_What the task asks:_
What you give must be exactly the lines of the material from the first through the line that contains "Stage 1 — The appellant", inclusive, and no others.

-- Information provided follows --

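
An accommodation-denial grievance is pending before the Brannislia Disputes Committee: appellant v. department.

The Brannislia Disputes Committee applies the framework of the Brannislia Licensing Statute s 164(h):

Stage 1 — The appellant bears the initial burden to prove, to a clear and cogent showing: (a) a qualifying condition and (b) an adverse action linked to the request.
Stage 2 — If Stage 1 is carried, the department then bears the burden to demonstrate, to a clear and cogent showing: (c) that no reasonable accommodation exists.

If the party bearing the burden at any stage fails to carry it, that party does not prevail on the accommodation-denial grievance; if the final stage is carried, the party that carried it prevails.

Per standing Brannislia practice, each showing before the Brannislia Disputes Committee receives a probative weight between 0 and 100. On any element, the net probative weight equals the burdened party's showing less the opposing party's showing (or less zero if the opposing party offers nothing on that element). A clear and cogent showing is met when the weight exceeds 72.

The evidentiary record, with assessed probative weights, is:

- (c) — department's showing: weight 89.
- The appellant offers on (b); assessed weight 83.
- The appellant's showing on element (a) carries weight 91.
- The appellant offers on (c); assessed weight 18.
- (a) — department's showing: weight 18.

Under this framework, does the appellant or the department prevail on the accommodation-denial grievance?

At Stage 1 the appellant must meet a clear and cogent showing (weight exceeds 72): on (a) the weight is 91 less the opposing 18 gives net 73, which does exceed 72, so (a) meets the standard; on (b) the weight is 83, > 72, so (b) meets the standard.
  The appellant carries Stage 1; the department now bears the burden.
At Stage 2 the department must meet a clear and cogent showing (weight exceeds 72): on (c) the weight is 89 less the opposing 18 gives net 71, ≤ 72, so (c) does not meet the standard.
  Not every element is met, so the department fails to carry Stage 2.
So the appellant prevails.

appellant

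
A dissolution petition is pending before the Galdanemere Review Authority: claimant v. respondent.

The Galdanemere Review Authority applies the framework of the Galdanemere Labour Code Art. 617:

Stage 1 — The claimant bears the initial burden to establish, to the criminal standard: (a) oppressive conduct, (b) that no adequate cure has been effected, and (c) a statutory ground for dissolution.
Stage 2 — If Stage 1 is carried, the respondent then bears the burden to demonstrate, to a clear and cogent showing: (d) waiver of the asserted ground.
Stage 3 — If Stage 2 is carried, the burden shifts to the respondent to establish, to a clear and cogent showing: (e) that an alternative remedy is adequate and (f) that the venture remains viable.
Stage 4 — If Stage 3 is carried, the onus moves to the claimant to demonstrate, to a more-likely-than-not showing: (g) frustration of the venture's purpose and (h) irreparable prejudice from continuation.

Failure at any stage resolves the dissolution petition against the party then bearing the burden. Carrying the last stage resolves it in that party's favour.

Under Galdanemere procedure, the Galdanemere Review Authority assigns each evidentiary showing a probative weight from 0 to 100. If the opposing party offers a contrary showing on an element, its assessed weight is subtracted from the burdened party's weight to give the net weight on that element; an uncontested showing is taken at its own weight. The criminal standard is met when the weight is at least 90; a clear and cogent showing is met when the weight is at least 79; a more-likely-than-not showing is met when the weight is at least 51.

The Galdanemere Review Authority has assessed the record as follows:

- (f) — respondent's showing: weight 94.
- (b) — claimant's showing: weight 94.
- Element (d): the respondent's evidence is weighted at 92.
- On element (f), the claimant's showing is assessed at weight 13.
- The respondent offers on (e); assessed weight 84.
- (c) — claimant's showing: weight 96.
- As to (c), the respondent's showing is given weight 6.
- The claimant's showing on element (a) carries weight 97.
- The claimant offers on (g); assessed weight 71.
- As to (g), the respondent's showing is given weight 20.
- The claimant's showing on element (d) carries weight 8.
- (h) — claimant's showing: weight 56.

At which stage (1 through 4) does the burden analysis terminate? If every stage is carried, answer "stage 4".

stage 4

Stage 1 (claimant, the criminal standard, weight is at least 90): (a) 97 ≥ 90 — meets; (b) 94 ≥ 90 — meets; (c) net 96−6=90 ≥ 90 — meets.
  Stage 1 is satisfied; the onus moves to the respondent.
Stage 2 (respondent, a clear and cogent showing, weight is at least 79): (d) net 92−8=84 ≥ 79 — meets.
  Stage 2 carried; the burden remains with the respondent.
Stage 3 (respondent, a clear and cogent showing, weight is at least 79): (e) 84 ≥ 79 — meets; (f) net 94−13=81 ≥ 79 — meets.
  Stage 3 is satisfied; the onus moves to the claimant.
Stage 4 (claimant, a more-likely-than-not showing, weight is at least 51): (g) net 71−20=51 ≥ 51 — meets; (h) 56 ≥ 51 — meets.
  All elements met at the final stage.
With every stage satisfied, the claimant prevails.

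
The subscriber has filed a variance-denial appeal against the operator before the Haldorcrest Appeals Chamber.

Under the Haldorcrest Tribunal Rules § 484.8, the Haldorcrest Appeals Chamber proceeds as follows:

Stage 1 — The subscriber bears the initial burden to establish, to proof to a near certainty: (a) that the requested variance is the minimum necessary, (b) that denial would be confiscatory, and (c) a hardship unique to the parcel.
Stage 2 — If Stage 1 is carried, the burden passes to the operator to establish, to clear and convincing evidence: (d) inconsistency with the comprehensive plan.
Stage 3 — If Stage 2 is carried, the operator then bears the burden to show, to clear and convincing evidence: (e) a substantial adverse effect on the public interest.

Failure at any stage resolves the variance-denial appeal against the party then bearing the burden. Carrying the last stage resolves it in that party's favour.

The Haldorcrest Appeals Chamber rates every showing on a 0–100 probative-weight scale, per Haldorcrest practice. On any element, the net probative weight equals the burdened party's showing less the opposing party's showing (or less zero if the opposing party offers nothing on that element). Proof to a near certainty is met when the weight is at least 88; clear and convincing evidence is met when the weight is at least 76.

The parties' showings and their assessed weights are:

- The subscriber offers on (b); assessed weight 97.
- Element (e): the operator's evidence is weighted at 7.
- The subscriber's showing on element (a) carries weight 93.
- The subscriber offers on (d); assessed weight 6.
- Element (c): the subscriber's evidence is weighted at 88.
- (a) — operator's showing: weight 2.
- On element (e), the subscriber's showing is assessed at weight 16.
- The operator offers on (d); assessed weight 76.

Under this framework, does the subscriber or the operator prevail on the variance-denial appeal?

subscriber

Stage 1 (subscriber, proof to a near certainty, weight is at least 88): (a) net 93−2=91 ≥ 88 — meets; (b) 97 ≥ 88 — meets; (c) 88 ≥ 88 — meets.
  Stage 1 carried; the burden shifts to the operator.
Stage 2 (operator, clear and convincing evidence, weight is at least 76): (d) net 76−6=70 < 76 — fails.
  Stage 2 not carried; the operator fails its burden.
So the subscriber prevails.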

-- Information provided concluded --

_Reply:_
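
An accommodation-denial grievance is pending before the Brannislia Disputes Committee: appellant v. department.

The Brannislia Disputes Committee applies the framework of the Brannislia Licensing Statute s 164(h):

Stage 1 — The appellant bears the initial burden to prove, to a clear and cogent showing: (a) a qualifying condition and (b) an adverse action linked to the request.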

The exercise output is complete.